[RECORDS FOR THIS TASK — start]
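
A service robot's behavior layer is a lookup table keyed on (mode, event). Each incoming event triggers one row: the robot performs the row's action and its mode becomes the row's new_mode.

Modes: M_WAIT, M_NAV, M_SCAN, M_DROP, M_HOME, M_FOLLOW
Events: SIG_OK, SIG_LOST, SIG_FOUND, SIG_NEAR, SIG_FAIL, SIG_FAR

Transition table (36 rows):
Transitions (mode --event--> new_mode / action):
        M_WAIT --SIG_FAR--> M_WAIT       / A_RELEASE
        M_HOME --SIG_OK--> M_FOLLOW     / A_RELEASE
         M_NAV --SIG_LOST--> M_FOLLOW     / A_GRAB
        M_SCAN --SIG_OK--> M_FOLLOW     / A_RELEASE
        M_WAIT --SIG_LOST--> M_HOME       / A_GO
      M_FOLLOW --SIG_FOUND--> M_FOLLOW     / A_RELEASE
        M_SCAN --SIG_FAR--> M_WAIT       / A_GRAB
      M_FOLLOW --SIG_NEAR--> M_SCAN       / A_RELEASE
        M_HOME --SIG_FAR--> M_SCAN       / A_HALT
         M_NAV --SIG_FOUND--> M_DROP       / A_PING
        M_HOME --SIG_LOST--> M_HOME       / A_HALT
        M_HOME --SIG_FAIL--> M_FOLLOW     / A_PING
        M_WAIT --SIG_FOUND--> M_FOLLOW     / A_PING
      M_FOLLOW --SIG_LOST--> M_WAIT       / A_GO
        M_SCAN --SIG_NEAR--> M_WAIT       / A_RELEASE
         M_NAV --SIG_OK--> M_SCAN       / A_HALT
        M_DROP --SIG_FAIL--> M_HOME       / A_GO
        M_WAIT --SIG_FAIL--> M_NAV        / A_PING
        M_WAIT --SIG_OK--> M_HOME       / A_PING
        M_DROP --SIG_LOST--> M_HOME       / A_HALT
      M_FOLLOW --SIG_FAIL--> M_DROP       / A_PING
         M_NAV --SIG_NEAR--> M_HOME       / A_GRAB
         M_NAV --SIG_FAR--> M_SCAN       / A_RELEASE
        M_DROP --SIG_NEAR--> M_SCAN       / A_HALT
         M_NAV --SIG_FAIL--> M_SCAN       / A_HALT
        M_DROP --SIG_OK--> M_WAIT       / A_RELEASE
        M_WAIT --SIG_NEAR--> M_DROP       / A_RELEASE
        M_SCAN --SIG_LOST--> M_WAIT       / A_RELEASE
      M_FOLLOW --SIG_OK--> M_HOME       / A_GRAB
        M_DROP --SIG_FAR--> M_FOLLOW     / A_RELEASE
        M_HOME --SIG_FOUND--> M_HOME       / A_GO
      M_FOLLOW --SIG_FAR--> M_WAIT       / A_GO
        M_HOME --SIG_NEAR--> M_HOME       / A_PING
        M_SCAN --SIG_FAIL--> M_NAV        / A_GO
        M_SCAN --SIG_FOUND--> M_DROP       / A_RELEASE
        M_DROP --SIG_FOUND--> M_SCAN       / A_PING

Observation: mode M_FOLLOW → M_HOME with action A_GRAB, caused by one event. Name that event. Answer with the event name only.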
[RECORDS FOR THIS TASK — finish]
[RECORDS FOR THIS TASK — start]
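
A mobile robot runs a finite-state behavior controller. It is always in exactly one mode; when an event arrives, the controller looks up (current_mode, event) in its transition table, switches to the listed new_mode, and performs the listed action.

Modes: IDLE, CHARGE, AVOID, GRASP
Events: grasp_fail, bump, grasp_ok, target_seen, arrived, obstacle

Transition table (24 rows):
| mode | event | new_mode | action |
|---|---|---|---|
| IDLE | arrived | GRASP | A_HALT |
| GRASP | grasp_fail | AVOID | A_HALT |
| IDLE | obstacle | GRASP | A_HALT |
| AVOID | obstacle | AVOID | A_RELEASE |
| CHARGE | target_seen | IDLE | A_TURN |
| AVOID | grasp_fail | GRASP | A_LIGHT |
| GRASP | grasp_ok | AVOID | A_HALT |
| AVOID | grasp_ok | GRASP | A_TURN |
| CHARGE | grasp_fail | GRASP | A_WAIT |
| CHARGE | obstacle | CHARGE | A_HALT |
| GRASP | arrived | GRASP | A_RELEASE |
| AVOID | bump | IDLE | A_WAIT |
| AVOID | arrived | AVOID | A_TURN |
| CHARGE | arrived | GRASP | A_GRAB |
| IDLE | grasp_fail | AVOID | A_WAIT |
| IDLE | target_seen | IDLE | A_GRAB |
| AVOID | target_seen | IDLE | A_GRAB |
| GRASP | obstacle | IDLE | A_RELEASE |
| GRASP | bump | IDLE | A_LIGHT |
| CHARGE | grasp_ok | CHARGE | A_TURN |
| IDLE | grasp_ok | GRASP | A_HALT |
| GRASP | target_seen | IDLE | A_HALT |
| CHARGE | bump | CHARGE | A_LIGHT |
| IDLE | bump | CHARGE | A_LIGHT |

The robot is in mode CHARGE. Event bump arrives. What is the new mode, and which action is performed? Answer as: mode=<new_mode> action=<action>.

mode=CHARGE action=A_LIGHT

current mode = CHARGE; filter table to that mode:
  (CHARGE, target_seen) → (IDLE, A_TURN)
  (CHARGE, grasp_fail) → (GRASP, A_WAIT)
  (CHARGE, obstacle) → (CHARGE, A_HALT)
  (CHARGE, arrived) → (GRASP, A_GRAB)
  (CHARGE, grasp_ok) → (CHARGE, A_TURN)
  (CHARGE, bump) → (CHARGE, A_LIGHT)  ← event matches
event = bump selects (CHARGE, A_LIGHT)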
[RECORDS FOR THIS TASK — finish]
Go through the material above and count the lines that include "rows". Give the number alone.

■ RESULT ■
2